═════ Exercise inputs ═════

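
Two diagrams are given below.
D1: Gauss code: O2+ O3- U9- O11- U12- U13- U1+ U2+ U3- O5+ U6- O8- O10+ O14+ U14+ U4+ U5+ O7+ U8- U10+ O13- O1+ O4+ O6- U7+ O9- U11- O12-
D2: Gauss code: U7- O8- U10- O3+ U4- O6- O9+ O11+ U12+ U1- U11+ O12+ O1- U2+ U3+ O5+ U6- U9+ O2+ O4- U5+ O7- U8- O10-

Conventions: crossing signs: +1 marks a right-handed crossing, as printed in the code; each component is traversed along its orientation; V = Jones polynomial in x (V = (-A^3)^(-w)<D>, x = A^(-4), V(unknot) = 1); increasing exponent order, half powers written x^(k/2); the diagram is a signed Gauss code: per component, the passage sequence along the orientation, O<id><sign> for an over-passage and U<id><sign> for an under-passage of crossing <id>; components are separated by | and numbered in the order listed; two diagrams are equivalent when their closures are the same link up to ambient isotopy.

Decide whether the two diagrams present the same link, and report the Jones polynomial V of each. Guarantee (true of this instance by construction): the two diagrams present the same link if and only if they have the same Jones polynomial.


equivalent: yes
D1 (bracket A^4 + A^12 - A^16; 14 crossings at w = 0): V = -x^-4 + x^-3 + x^-1
D2 (bracket A^4 + A^12 - A^16; 12 crossings at w = 0): V = -x^-4 + x^-3 + x^-1
key observation: from 14 to 12 crossings by R-moves: one link, two diagrams


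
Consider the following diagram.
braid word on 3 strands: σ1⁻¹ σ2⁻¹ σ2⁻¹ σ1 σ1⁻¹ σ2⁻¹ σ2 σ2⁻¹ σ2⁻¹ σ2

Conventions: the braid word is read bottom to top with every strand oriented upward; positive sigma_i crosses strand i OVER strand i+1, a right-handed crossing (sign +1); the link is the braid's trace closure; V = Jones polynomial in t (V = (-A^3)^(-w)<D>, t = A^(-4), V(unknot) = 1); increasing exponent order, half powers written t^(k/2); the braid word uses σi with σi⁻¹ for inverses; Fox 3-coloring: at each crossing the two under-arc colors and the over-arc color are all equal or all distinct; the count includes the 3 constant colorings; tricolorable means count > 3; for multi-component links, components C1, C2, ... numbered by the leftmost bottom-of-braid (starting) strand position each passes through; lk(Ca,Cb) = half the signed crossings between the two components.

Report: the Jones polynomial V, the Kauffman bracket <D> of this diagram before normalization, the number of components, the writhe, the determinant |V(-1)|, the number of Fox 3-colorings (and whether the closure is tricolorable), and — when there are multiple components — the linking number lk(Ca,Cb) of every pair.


Jones polynomial: V(t) = -t^-4 + t^-3 + t^-1
<D> = A^-8 + 1 - A^4; writhe -4
components 1, writhe -4 (10 crossings)
3-colorings: 9 of 3^10, det 3 — tricolorable
note: w = -4 (over 10 crossings) is diagram-only; (-A^3)^(4) removes it from V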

═════

◆ Directions for this task ◆
The data above should be returned exactly as written.

◆ Solution below ◆
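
Two diagrams are given below.
D1: Gauss code: O2+ O3- U9- O11- U12- U13- U1+ U2+ U3- O5+ U6- O8- O10+ O14+ U14+ U4+ U5+ O7+ U8- U10+ O13- O1+ O4+ O6- U7+ O9- U11- O12-
D2: Gauss code: U7- O8- U10- O3+ U4- O6- O9+ O11+ U12+ U1- U11+ O12+ O1- U2+ U3+ O5+ U6- U9+ O2+ O4- U5+ O7- U8- O10-

Conventions: crossing signs: +1 marks a right-handed crossing, as printed in the code; each component is traversed along its orientation; V = Jones polynomial in x (V = (-A^3)^(-w)<D>, x = A^(-4), V(unknot) = 1); increasing exponent order, half powers written x^(k/2); the diagram is a signed Gauss code: per component, the passage sequence along the orientation, O<id><sign> for an over-passage and U<id><sign> for an under-passage of crossing <id>; components are separated by | and numbered in the order listed; two diagrams are equivalent when their closures are the same link up to ambient isotopy.

Decide whether the two diagrams present the same link, and report the Jones polynomial V of each. Guarantee (true of this instance by construction): the two diagrams present the same link if and only if they have the same Jones polynomial.


equivalent: yes
D1 (bracket A^4 + A^12 - A^16; 14 crossings at w = 0): V = -x^-4 + x^-3 + x^-1
D2 (bracket A^4 + A^12 - A^16; 12 crossings at w = 0): V = -x^-4 + x^-3 + x^-1
key observation: from 14 to 12 crossings by R-moves: one link, two diagrams


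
Consider the following diagram.
braid word on 3 strands: σ1⁻¹ σ2⁻¹ σ2⁻¹ σ1 σ1⁻¹ σ2⁻¹ σ2 σ2⁻¹ σ2⁻¹ σ2

Conventions: the braid word is read bottom to top with every strand oriented upward; positive sigma_i crosses strand i OVER strand i+1, a right-handed crossing (sign +1); the link is the braid's trace closure; V = Jones polynomial in t (V = (-A^3)^(-w)<D>, t = A^(-4), V(unknot) = 1); increasing exponent order, half powers written t^(k/2); the braid word uses σi with σi⁻¹ for inverses; Fox 3-coloring: at each crossing the two under-arc colors and the over-arc color are all equal or all distinct; the count includes the 3 constant colorings; tricolorable means count > 3; for multi-component links, components C1, C2, ... numbered by the leftmost bottom-of-braid (starting) strand position each passes through; lk(Ca,Cb) = half the signed crossings between the two components.

Report: the Jones polynomial V, the Kauffman bracket <D> of this diagram before normalization, the number of components, the writhe, the determinant |V(-1)|, the number of Fox 3-colorings (and whether the closure is tricolorable), and — when there are multiple components — the linking number lk(Ca,Cb) of every pair.


Jones polynomial: V(t) = -t^-4 + t^-3 + t^-1
<D> = A^-8 + 1 - A^4; writhe -4
components 1, writhe -4 (10 crossings)
3-colorings: 9 of 3^10, det 3 — tricolorable
note: w = -4 (over 10 crossings) is diagram-only; (-A^3)^(4) removes it from V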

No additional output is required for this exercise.